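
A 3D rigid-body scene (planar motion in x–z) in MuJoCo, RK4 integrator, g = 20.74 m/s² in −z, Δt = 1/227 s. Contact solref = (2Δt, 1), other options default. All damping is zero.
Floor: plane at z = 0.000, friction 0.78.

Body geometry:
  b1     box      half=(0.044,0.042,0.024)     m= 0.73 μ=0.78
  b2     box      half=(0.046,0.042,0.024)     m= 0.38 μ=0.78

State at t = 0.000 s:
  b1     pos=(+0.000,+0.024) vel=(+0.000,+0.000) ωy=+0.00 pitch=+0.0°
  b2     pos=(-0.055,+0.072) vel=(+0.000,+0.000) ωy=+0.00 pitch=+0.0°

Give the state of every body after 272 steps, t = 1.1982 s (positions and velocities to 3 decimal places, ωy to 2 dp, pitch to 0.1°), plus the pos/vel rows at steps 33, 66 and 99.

State at t = 1.1982 s:
  b1     pos=(+0.000,+0.024) vel=(+0.000,+0.000) ωy=+0.00 pitch=+0.0°
  b2     pos=(-0.100,+0.046) vel=(+0.000,+0.000) ωy=+0.00 pitch=-90.0°

Key-timestep trajectory:
   step    t(s)  b1.x    b1.z    b1.vx   b1.vz   b2.x    b2.z    b2.vx   b2.vz 
     33  0.1454   +0.000  +0.024  +0.000  +0.000   -0.087  +0.051  -0.396  -0.051
     66  0.2907   +0.000  +0.024  +0.000  +0.000   -0.110  +0.050  +0.133  -0.038
     99  0.4361   +0.000  +0.024  +0.000  +0.000   -0.102  +0.046  -0.072  +0.069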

####

**Task to complete**
The output must reproduce the whole listing without a single change.

**Solution to the exercise**
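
A 3D rigid-body scene (planar motion in x–z) in MuJoCo, RK4 integrator, g = 20.74 m/s² in −z, Δt = 1/227 s. Contact solref = (2Δt, 1), other options default. All damping is zero.
Floor: plane at z = 0.000, friction 0.78.

Body geometry:
  b1     box      half=(0.044,0.042,0.024)     m= 0.73 μ=0.78
  b2     box      half=(0.046,0.042,0.024)     m= 0.38 μ=0.78

State at t = 0.000 s:
  b1     pos=(+0.000,+0.024) vel=(+0.000,+0.000) ωy=+0.00 pitch=+0.0°
  b2     pos=(-0.055,+0.072) vel=(+0.000,+0.000) ωy=+0.00 pitch=+0.0°

Give the state of every body after 272 steps, t = 1.1982 s (positions and velocities to 3 decimal places, ωy to 2 dp, pitch to 0.1°), plus the pos/vel rows at steps 33, 66 and 99.

State at t = 1.1982 s:
  b1     pos=(+0.000,+0.024) vel=(+0.000,+0.000) ωy=+0.00 pitch=+0.0°
  b2     pos=(-0.100,+0.046) vel=(+0.000,+0.000) ωy=+0.00 pitch=-90.0°

Key-timestep trajectory:
   step    t(s)  b1.x    b1.z    b1.vx   b1.vz   b2.x    b2.z    b2.vx   b2.vz 
     33  0.1454   +0.000  +0.024  +0.000  +0.000   -0.087  +0.051  -0.396  -0.051
     66  0.2907   +0.000  +0.024  +0.000  +0.000   -0.110  +0.050  +0.133  -0.038
     99  0.4361   +0.000  +0.024  +0.000  +0.000   -0.102  +0.046  -0.072  +0.069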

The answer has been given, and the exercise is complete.